** SUPPLIED MATERIAL follows **
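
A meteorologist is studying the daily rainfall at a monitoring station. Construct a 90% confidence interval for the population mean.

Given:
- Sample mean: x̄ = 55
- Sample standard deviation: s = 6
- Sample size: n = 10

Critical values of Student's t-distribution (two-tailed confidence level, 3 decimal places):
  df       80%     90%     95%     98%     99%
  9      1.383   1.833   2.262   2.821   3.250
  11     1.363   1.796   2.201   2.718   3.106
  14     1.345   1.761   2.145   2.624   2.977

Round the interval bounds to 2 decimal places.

The population standard deviation σ is unknown (only the sample standard deviation s is given), so use a t-interval with df = n - 1 = 10 - 1 = 9.

For 90% confidence with df = 9, t* = 1.833 (from t-table)

Standard error: SE = s/√n = 6/√10 = 1.897367

Margin of error: E = t* × SE = 1.833 × 1.897367 = 3.4779

T-interval: x̄ ± E = 55 ± 3.4779 = (51.5221, 58.4779)

Rounded to 2 decimal places:

(51.52, 58.48)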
** End of SUPPLIED MATERIAL **
* THE PROBLEM *
All of the entries must be written out exactly as they stand.

* THE COMPLETED TASK *
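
A meteorologist is studying the daily rainfall at a monitoring station. Construct a 90% confidence interval for the population mean.

Given:
- Sample mean: x̄ = 55
- Sample standard deviation: s = 6
- Sample size: n = 10

Critical values of Student's t-distribution (two-tailed confidence level, 3 decimal places):
  df       80%     90%     95%     98%     99%
  9      1.383   1.833   2.262   2.821   3.250
  11     1.363   1.796   2.201   2.718   3.106
  14     1.345   1.761   2.145   2.624   2.977

Round the interval bounds to 2 decimal places.

The population standard deviation σ is unknown (only the sample standard deviation s is given), so use a t-interval with df = n - 1 = 10 - 1 = 9.

For 90% confidence with df = 9, t* = 1.833 (from t-table)

Standard error: SE = s/√n = 6/√10 = 1.897367

Margin of error: E = t* × SE = 1.833 × 1.897367 = 3.4779

T-interval: x̄ ± E = 55 ± 3.4779 = (51.5221, 58.4779)

Rounded to 2 decimal places:

(51.52, 58.48)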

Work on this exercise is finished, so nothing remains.